Segment Start: Data to process

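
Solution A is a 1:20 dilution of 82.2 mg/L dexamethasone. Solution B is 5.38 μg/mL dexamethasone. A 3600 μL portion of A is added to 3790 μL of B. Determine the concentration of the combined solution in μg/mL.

C_A = 82.2 mg/L / 20 = 4.11 mg/L.
C_B = 5.38 μg/mL = 5.38 mg/L.
C_mix = (C_A·V_A + C_B·V_B)/(V_A + V_B) = (4.11×3600 + 5.38×3790) / 7390 = 4.76 mg/L = 4.76 μg/mL.

4.76 μg/mL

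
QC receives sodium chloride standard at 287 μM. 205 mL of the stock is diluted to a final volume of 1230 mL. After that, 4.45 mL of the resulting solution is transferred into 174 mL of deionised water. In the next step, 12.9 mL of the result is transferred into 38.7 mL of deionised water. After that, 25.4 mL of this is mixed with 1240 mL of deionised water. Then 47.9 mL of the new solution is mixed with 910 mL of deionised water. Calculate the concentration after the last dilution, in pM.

299 pM

Overall dilution factor = 6 × 40.10 × 4 × 49.82 × 20.00 = 9.59 × 10⁵.
287 μM / 9.59 × 10⁵ = 2.99 × 10⁻⁴ μM = 299 pM.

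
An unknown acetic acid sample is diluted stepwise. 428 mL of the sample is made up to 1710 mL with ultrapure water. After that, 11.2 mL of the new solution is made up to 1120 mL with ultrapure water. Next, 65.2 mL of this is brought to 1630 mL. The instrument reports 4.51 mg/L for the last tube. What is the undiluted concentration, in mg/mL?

Overall dilution factor = 3.995 × 100 × 25 = 9988.
Original = 4.51 mg/L × 9988 = 4.50 × 10⁴ mg/L = 45.0 mg/mL.

45.0 mg/mL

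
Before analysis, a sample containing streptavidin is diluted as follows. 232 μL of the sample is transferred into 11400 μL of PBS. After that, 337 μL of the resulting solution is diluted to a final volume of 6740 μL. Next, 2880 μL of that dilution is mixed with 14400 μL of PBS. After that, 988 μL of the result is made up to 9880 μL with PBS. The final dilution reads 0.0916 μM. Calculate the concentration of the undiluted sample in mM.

5.51 mM

Overall dilution factor = 50.14 × 20 × 6 × 10 = 6.02 × 10⁴.
Original = 0.0916 μM × 6.02 × 10⁴ = 5511 μM = 5.51 mM.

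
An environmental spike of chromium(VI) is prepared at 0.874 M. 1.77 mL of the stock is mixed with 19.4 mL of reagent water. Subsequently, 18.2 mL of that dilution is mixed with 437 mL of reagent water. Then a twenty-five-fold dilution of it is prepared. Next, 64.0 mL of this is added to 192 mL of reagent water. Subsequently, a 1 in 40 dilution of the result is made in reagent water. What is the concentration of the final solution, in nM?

730 nM

Overall dilution factor = 11.96 × 25.01 × 25 × 4 × 40 = 1.20 × 10⁶.
0.874 M / 1.20 × 10⁶ = 7.30 × 10⁻⁷ M = 730 nM.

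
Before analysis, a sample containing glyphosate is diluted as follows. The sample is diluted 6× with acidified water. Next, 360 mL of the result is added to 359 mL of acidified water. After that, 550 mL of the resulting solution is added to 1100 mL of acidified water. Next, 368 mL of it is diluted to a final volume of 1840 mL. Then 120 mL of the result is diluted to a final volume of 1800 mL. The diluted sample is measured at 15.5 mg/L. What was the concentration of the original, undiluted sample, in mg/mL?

Overall dilution factor = 6 × 1.997 × 3 × 5 × 15 = 2696.
Original = 15.5 mg/L × 2696 = 4.18 × 10⁴ mg/L = 41.8 mg/mL.

41.8 mg/mL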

Segment End: Data to process

:: Task item ::
All of the entries should be output exactly as they appear above.

:: Task result ::
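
Solution A is a 1:20 dilution of 82.2 mg/L dexamethasone. Solution B is 5.38 μg/mL dexamethasone. A 3600 μL portion of A is added to 3790 μL of B. Determine the concentration of the combined solution in μg/mL.

C_A = 82.2 mg/L / 20 = 4.11 mg/L.
C_B = 5.38 μg/mL = 5.38 mg/L.
C_mix = (C_A·V_A + C_B·V_B)/(V_A + V_B) = (4.11×3600 + 5.38×3790) / 7390 = 4.76 mg/L = 4.76 μg/mL.

4.76 μg/mL

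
QC receives sodium chloride standard at 287 μM. 205 mL of the stock is diluted to a final volume of 1230 mL. After that, 4.45 mL of the resulting solution is transferred into 174 mL of deionised water. In the next step, 12.9 mL of the result is transferred into 38.7 mL of deionised water. After that, 25.4 mL of this is mixed with 1240 mL of deionised water. Then 47.9 mL of the new solution is mixed with 910 mL of deionised water. Calculate the concentration after the last dilution, in pM.

299 pM

Overall dilution factor = 6 × 40.10 × 4 × 49.82 × 20.00 = 9.59 × 10⁵.
287 μM / 9.59 × 10⁵ = 2.99 × 10⁻⁴ μM = 299 pM.

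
An unknown acetic acid sample is diluted stepwise. 428 mL of the sample is made up to 1710 mL with ultrapure water. After that, 11.2 mL of the new solution is made up to 1120 mL with ultrapure water. Next, 65.2 mL of this is brought to 1630 mL. The instrument reports 4.51 mg/L for the last tube. What is the undiluted concentration, in mg/mL?

Overall dilution factor = 3.995 × 100 × 25 = 9988.
Original = 4.51 mg/L × 9988 = 4.50 × 10⁴ mg/L = 45.0 mg/mL.

45.0 mg/mL

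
Before analysis, a sample containing streptavidin is diluted as follows. 232 μL of the sample is transferred into 11400 μL of PBS. After that, 337 μL of the resulting solution is diluted to a final volume of 6740 μL. Next, 2880 μL of that dilution is mixed with 14400 μL of PBS. After that, 988 μL of the result is made up to 9880 μL with PBS. The final dilution reads 0.0916 μM. Calculate the concentration of the undiluted sample in mM.

5.51 mM

Overall dilution factor = 50.14 × 20 × 6 × 10 = 6.02 × 10⁴.
Original = 0.0916 μM × 6.02 × 10⁴ = 5511 μM = 5.51 mM.

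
An environmental spike of chromium(VI) is prepared at 0.874 M. 1.77 mL of the stock is mixed with 19.4 mL of reagent water. Subsequently, 18.2 mL of that dilution is mixed with 437 mL of reagent water. Then a twenty-five-fold dilution of it is prepared. Next, 64.0 mL of this is added to 192 mL of reagent water. Subsequently, a 1 in 40 dilution of the result is made in reagent water. What is the concentration of the final solution, in nM?

730 nM

Overall dilution factor = 11.96 × 25.01 × 25 × 4 × 40 = 1.20 × 10⁶.
0.874 M / 1.20 × 10⁶ = 7.30 × 10⁻⁷ M = 730 nM.

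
Before analysis, a sample containing glyphosate is diluted as follows. The sample is diluted 6× with acidified water. Next, 360 mL of the result is added to 359 mL of acidified water. After that, 550 mL of the resulting solution is added to 1100 mL of acidified water. Next, 368 mL of it is diluted to a final volume of 1840 mL. Then 120 mL of the result is diluted to a final volume of 1800 mL. The diluted sample is measured at 15.5 mg/L. What was the concentration of the original, undiluted sample, in mg/mL?

Overall dilution factor = 6 × 1.997 × 3 × 5 × 15 = 2696.
Original = 15.5 mg/L × 2696 = 4.18 × 10⁴ mg/L = 41.8 mg/mL.

41.8 mg/mL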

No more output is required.